#### [EXERCISE GOAL]
Repeat every line of the following material exactly.

-- GIVEN RECORDS follows --

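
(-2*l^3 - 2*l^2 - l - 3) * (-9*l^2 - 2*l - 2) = 18*l^5 + 22*l^4 + 17*l^3 + 33*l^2 + 8*l + 6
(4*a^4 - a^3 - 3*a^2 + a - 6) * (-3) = -12*a^4 + 3*a^3 + 9*a^2 - 3*a + 18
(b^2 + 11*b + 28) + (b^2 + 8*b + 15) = 2*b^2 + 19*b + 43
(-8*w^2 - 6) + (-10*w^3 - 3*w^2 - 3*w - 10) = -10*w^3 - 11*w^2 - 3*w - 16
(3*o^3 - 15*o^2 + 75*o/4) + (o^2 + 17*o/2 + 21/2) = 3*o^3 - 14*o^2 + 109*o/4 + 21/2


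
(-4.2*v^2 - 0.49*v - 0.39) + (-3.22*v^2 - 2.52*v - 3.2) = -7.42*v^2 - 3.01*v - 3.59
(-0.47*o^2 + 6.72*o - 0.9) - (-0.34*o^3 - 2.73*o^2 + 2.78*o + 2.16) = 0.34*o^3 + 2.26*o^2 + 3.94*o - 3.06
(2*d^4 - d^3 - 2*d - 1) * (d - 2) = 2*d^5 - 5*d^4 + 2*d^3 - 2*d^2 + 3*d + 2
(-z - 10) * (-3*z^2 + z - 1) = 3*z^3 + 29*z^2 - 9*z + 10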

-- GIVEN RECORDS concluded --

#### [ANSWER SECTION]
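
(-2*l^3 - 2*l^2 - l - 3) * (-9*l^2 - 2*l - 2) = 18*l^5 + 22*l^4 + 17*l^3 + 33*l^2 + 8*l + 6
(4*a^4 - a^3 - 3*a^2 + a - 6) * (-3) = -12*a^4 + 3*a^3 + 9*a^2 - 3*a + 18
(b^2 + 11*b + 28) + (b^2 + 8*b + 15) = 2*b^2 + 19*b + 43
(-8*w^2 - 6) + (-10*w^3 - 3*w^2 - 3*w - 10) = -10*w^3 - 11*w^2 - 3*w - 16
(3*o^3 - 15*o^2 + 75*o/4) + (o^2 + 17*o/2 + 21/2) = 3*o^3 - 14*o^2 + 109*o/4 + 21/2


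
(-4.2*v^2 - 0.49*v - 0.39) + (-3.22*v^2 - 2.52*v - 3.2) = -7.42*v^2 - 3.01*v - 3.59
(-0.47*o^2 + 6.72*o - 0.9) - (-0.34*o^3 - 2.73*o^2 + 2.78*o + 2.16) = 0.34*o^3 + 2.26*o^2 + 3.94*o - 3.06
(2*d^4 - d^3 - 2*d - 1) * (d - 2) = 2*d^5 - 5*d^4 + 2*d^3 - 2*d^2 + 3*d + 2
(-z - 10) * (-3*z^2 + z - 1) = 3*z^3 + 29*z^2 - 9*z + 10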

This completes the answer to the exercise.